▶ Listed entries:

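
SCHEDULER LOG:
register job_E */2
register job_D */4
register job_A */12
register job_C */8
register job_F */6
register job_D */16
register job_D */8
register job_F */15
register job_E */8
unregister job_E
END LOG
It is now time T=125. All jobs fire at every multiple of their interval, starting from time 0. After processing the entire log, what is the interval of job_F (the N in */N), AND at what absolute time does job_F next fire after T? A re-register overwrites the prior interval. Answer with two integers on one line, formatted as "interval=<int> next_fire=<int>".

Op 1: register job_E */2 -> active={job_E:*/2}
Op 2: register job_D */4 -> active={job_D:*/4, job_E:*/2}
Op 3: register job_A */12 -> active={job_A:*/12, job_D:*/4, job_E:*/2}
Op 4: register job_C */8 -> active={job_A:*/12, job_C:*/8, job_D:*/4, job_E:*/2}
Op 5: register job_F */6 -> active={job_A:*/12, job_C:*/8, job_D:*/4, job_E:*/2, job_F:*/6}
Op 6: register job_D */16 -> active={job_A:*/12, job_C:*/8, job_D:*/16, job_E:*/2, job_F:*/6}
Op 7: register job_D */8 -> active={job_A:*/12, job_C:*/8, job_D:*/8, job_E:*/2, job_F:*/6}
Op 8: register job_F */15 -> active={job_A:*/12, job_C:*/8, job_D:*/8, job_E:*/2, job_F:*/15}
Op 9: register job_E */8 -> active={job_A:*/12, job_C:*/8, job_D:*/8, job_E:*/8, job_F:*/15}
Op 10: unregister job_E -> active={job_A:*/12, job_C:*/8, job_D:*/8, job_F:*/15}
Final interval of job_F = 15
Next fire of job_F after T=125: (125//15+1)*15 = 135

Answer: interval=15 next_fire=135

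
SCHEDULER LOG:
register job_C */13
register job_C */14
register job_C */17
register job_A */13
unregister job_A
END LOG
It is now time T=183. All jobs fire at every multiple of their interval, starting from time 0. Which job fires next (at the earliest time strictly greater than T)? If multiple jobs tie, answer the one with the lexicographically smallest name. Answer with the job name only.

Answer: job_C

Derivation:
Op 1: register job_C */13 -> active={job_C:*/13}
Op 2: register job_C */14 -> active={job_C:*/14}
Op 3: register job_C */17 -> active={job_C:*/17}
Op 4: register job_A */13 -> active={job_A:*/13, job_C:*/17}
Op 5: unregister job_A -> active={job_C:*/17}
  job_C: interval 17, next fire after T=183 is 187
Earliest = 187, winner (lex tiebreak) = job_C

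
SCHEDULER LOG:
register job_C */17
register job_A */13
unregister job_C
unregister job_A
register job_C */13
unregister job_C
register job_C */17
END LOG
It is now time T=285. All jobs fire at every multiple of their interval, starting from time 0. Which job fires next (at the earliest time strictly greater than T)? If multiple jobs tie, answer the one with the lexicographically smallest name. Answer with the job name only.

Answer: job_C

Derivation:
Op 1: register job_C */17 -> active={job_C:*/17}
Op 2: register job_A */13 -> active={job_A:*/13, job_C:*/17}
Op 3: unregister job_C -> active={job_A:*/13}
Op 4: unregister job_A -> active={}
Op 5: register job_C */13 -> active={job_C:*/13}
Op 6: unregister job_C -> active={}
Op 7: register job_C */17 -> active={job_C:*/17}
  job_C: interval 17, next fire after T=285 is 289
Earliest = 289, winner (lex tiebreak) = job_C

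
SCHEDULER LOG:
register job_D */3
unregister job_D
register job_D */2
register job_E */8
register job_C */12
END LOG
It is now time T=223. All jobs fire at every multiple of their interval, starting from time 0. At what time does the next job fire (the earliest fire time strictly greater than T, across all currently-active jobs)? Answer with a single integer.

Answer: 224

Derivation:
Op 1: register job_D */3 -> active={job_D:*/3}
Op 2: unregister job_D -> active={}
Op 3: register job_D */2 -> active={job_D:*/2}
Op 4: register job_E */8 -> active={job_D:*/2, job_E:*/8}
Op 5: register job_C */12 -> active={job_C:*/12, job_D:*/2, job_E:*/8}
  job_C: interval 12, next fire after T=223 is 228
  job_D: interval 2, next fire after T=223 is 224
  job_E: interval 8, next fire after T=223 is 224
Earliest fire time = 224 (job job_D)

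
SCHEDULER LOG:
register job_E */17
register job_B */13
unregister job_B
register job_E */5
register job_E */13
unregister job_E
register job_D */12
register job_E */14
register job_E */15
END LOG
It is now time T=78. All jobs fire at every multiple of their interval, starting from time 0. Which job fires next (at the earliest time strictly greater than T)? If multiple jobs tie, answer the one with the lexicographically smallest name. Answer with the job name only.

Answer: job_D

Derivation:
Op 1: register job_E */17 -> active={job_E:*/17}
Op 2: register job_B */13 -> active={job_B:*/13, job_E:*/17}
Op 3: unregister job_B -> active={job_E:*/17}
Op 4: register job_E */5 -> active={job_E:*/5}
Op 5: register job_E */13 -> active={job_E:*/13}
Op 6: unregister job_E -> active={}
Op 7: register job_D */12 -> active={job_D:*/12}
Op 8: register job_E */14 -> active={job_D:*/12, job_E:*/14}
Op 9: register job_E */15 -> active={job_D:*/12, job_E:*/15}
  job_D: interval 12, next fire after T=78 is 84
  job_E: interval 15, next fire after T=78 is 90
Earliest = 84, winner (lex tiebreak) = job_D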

▶ Exercise aim:
Each line of the data should be given back exactly.

▶ Output for this task:
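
SCHEDULER LOG:
register job_E */2
register job_D */4
register job_A */12
register job_C */8
register job_F */6
register job_D */16
register job_D */8
register job_F */15
register job_E */8
unregister job_E
END LOG
It is now time T=125. All jobs fire at every multiple of their interval, starting from time 0. After processing the entire log, what is the interval of job_F (the N in */N), AND at what absolute time does job_F next fire after T? A re-register overwrites the prior interval. Answer with two integers on one line, formatted as "interval=<int> next_fire=<int>".

Op 1: register job_E */2 -> active={job_E:*/2}
Op 2: register job_D */4 -> active={job_D:*/4, job_E:*/2}
Op 3: register job_A */12 -> active={job_A:*/12, job_D:*/4, job_E:*/2}
Op 4: register job_C */8 -> active={job_A:*/12, job_C:*/8, job_D:*/4, job_E:*/2}
Op 5: register job_F */6 -> active={job_A:*/12, job_C:*/8, job_D:*/4, job_E:*/2, job_F:*/6}
Op 6: register job_D */16 -> active={job_A:*/12, job_C:*/8, job_D:*/16, job_E:*/2, job_F:*/6}
Op 7: register job_D */8 -> active={job_A:*/12, job_C:*/8, job_D:*/8, job_E:*/2, job_F:*/6}
Op 8: register job_F */15 -> active={job_A:*/12, job_C:*/8, job_D:*/8, job_E:*/2, job_F:*/15}
Op 9: register job_E */8 -> active={job_A:*/12, job_C:*/8, job_D:*/8, job_E:*/8, job_F:*/15}
Op 10: unregister job_E -> active={job_A:*/12, job_C:*/8, job_D:*/8, job_F:*/15}
Final interval of job_F = 15
Next fire of job_F after T=125: (125//15+1)*15 = 135

Answer: interval=15 next_fire=135

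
SCHEDULER LOG:
register job_C */13
register job_C */14
register job_C */17
register job_A */13
unregister job_A
END LOG
It is now time T=183. All jobs fire at every multiple of their interval, starting from time 0. Which job fires next (at the earliest time strictly greater than T)? If multiple jobs tie, answer the one with the lexicographically smallest name. Answer with the job name only.

Answer: job_C

Derivation:
Op 1: register job_C */13 -> active={job_C:*/13}
Op 2: register job_C */14 -> active={job_C:*/14}
Op 3: register job_C */17 -> active={job_C:*/17}
Op 4: register job_A */13 -> active={job_A:*/13, job_C:*/17}
Op 5: unregister job_A -> active={job_C:*/17}
  job_C: interval 17, next fire after T=183 is 187
Earliest = 187, winner (lex tiebreak) = job_C

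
SCHEDULER LOG:
register job_C */17
register job_A */13
unregister job_C
unregister job_A
register job_C */13
unregister job_C
register job_C */17
END LOG
It is now time T=285. All jobs fire at every multiple of their interval, starting from time 0. Which job fires next (at the earliest time strictly greater than T)? If multiple jobs tie, answer the one with the lexicographically smallest name. Answer with the job name only.

Answer: job_C

Derivation:
Op 1: register job_C */17 -> active={job_C:*/17}
Op 2: register job_A */13 -> active={job_A:*/13, job_C:*/17}
Op 3: unregister job_C -> active={job_A:*/13}
Op 4: unregister job_A -> active={}
Op 5: register job_C */13 -> active={job_C:*/13}
Op 6: unregister job_C -> active={}
Op 7: register job_C */17 -> active={job_C:*/17}
  job_C: interval 17, next fire after T=285 is 289
Earliest = 289, winner (lex tiebreak) = job_C

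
SCHEDULER LOG:
register job_D */3
unregister job_D
register job_D */2
register job_E */8
register job_C */12
END LOG
It is now time T=223. All jobs fire at every multiple of their interval, starting from time 0. At what time does the next job fire (the earliest fire time strictly greater than T, across all currently-active jobs)? Answer with a single integer.

Answer: 224

Derivation:
Op 1: register job_D */3 -> active={job_D:*/3}
Op 2: unregister job_D -> active={}
Op 3: register job_D */2 -> active={job_D:*/2}
Op 4: register job_E */8 -> active={job_D:*/2, job_E:*/8}
Op 5: register job_C */12 -> active={job_C:*/12, job_D:*/2, job_E:*/8}
  job_C: interval 12, next fire after T=223 is 228
  job_D: interval 2, next fire after T=223 is 224
  job_E: interval 8, next fire after T=223 is 224
Earliest fire time = 224 (job job_D)

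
SCHEDULER LOG:
register job_E */17
register job_B */13
unregister job_B
register job_E */5
register job_E */13
unregister job_E
register job_D */12
register job_E */14
register job_E */15
END LOG
It is now time T=78. All jobs fire at every multiple of their interval, starting from time 0. Which job fires next (at the earliest time strictly greater than T)? If multiple jobs tie, answer the one with the lexicographically smallest name. Answer with the job name only.

Answer: job_D

Derivation:
Op 1: register job_E */17 -> active={job_E:*/17}
Op 2: register job_B */13 -> active={job_B:*/13, job_E:*/17}
Op 3: unregister job_B -> active={job_E:*/17}
Op 4: register job_E */5 -> active={job_E:*/5}
Op 5: register job_E */13 -> active={job_E:*/13}
Op 6: unregister job_E -> active={}
Op 7: register job_D */12 -> active={job_D:*/12}
Op 8: register job_E */14 -> active={job_D:*/12, job_E:*/14}
Op 9: register job_E */15 -> active={job_D:*/12, job_E:*/15}
  job_D: interval 12, next fire after T=78 is 84
  job_E: interval 15, next fire after T=78 is 90
Earliest = 84, winner (lex tiebreak) = job_D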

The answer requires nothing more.